## TASK REQUIREMENTS
Return the entries below exactly as written.

[Stored data]
=== Section Start ===
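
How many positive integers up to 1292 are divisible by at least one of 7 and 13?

Multiples of 7: 184. Multiples of 13: 99. Of both (lcm=91): 14.
By inclusion-exclusion: 184 + 99 - 14.

Final answer: 269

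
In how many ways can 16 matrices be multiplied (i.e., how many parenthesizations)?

This is counted by the nth Catalan number C_n. Here n = 16 - 1 = 15.
C_n = C(2n,n)/(n+1), so C_{15} = C(30,15)/16 = 155117520/16.

Final answer: C_{15} = 9694845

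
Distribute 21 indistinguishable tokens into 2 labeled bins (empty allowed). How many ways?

Stars and bars: C(n+k-1, k-1) = C(22,1).

Final answer: C(22,1) = 22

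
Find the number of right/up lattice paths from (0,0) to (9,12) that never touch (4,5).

Total paths to (9,12): C(21,12) = 293930.
Paths through (4,5): C(9,5) x C(12,7) = 99792.
Avoiding (4,5): 293930 - 99792.

Final answer: 194138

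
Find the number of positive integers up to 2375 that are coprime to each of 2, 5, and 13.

|div by 2|=1187, |div by 5|=475, |div by 13|=182.
|div by 2&5|=237, |div by 2&13|=91, |div by 5&13|=36, |div by all|=18.
By inclusion-exclusion, divisible by at least one: 1187+475+182-237-91-36+18 = 1498.
Not divisible by any: 2375 - 1498.

Final answer: 877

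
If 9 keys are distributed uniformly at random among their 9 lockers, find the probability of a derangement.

Derangements satisfy D(n) = (n-1)(D(n-1) + D(n-2)), starting from D(0)=1, D(1)=0.
Building up: D(2)=1, D(3)=2, D(4)=9, D(5)=44, D(6)=265, D(7)=1854, D(8)=14833, D(9)=133496.
Total arrangements: 9! = 362880.
Probability = D(9)/9! = 16687/45360.

Final answer: D(9)/9! = 133496/362880 = 0.367879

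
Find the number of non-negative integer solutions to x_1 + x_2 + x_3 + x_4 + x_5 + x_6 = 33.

Stars and bars with 33 stars and 5 bars:
C(33+6-1, 6-1) = C(38,5).

Final answer: C(38,5) = 501942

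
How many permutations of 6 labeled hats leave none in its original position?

D(n) = (n-1)(D(n-1) + D(n-2)), D(0)=1, D(1)=0.
D(2) = 1 x (0 + 1) = 1
D(3) = 2 x (1 + 0) = 2
D(4) = 3 x (2 + 1) = 9
D(5) = 4 x (9 + 2) = 44
D(6) = 5 x (D(5) + D(4)) = 5 x (44 + 9)

Final answer: D(6) = 265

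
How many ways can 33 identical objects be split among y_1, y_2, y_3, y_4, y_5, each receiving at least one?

Substitute y'_i = y_i - 1 (so y'_i >= 0). Then sum y'_i = 33 - 5 = 28.
Stars and bars: C(28+5-1, 5-1) = C(32,4).

Final answer: C(32,4) = 35960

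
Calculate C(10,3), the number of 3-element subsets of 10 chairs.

C(10,3) = 10!/(3! x (10-3)!).

Final answer: C(10,3) = 120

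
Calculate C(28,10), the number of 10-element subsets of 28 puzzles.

C(28,10) = 28!/(10! x 18!).

Final answer: \binom{28}{10} = 13123110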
=== Section End ===
## ANSWER TO THIS EXERCISE
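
How many positive integers up to 1292 are divisible by at least one of 7 and 13?

Multiples of 7: 184. Multiples of 13: 99. Of both (lcm=91): 14.
By inclusion-exclusion: 184 + 99 - 14.

Final answer: 269

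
In how many ways can 16 matrices be multiplied (i.e., how many parenthesizations)?

This is counted by the nth Catalan number C_n. Here n = 16 - 1 = 15.
C_n = C(2n,n)/(n+1), so C_{15} = C(30,15)/16 = 155117520/16.

Final answer: C_{15} = 9694845

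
Distribute 21 indistinguishable tokens into 2 labeled bins (empty allowed). How many ways?

Stars and bars: C(n+k-1, k-1) = C(22,1).

Final answer: C(22,1) = 22

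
Find the number of right/up lattice paths from (0,0) to (9,12) that never touch (4,5).

Total paths to (9,12): C(21,12) = 293930.
Paths through (4,5): C(9,5) x C(12,7) = 99792.
Avoiding (4,5): 293930 - 99792.

Final answer: 194138

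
Find the number of positive integers up to 2375 that are coprime to each of 2, 5, and 13.

|div by 2|=1187, |div by 5|=475, |div by 13|=182.
|div by 2&5|=237, |div by 2&13|=91, |div by 5&13|=36, |div by all|=18.
By inclusion-exclusion, divisible by at least one: 1187+475+182-237-91-36+18 = 1498.
Not divisible by any: 2375 - 1498.

Final answer: 877

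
If 9 keys are distributed uniformly at random among their 9 lockers, find the probability of a derangement.

Derangements satisfy D(n) = (n-1)(D(n-1) + D(n-2)), starting from D(0)=1, D(1)=0.
Building up: D(2)=1, D(3)=2, D(4)=9, D(5)=44, D(6)=265, D(7)=1854, D(8)=14833, D(9)=133496.
Total arrangements: 9! = 362880.
Probability = D(9)/9! = 16687/45360.

Final answer: D(9)/9! = 133496/362880 = 0.367879

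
Find the number of non-negative integer solutions to x_1 + x_2 + x_3 + x_4 + x_5 + x_6 = 33.

Stars and bars with 33 stars and 5 bars:
C(33+6-1, 6-1) = C(38,5).

Final answer: C(38,5) = 501942

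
How many permutations of 6 labeled hats leave none in its original position?

D(n) = (n-1)(D(n-1) + D(n-2)), D(0)=1, D(1)=0.
D(2) = 1 x (0 + 1) = 1
D(3) = 2 x (1 + 0) = 2
D(4) = 3 x (2 + 1) = 9
D(5) = 4 x (9 + 2) = 44
D(6) = 5 x (D(5) + D(4)) = 5 x (44 + 9)

Final answer: D(6) = 265

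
How many ways can 33 identical objects be split among y_1, y_2, y_3, y_4, y_5, each receiving at least one?

Substitute y'_i = y_i - 1 (so y'_i >= 0). Then sum y'_i = 33 - 5 = 28.
Stars and bars: C(28+5-1, 5-1) = C(32,4).

Final answer: C(32,4) = 35960

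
Calculate C(10,3), the number of 3-element subsets of 10 chairs.

C(10,3) = 10!/(3! x (10-3)!).

Final answer: C(10,3) = 120

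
Calculate C(28,10), the number of 10-element subsets of 28 puzzles.

C(28,10) = 28!/(10! x 18!).

Final answer: \binom{28}{10} = 13123110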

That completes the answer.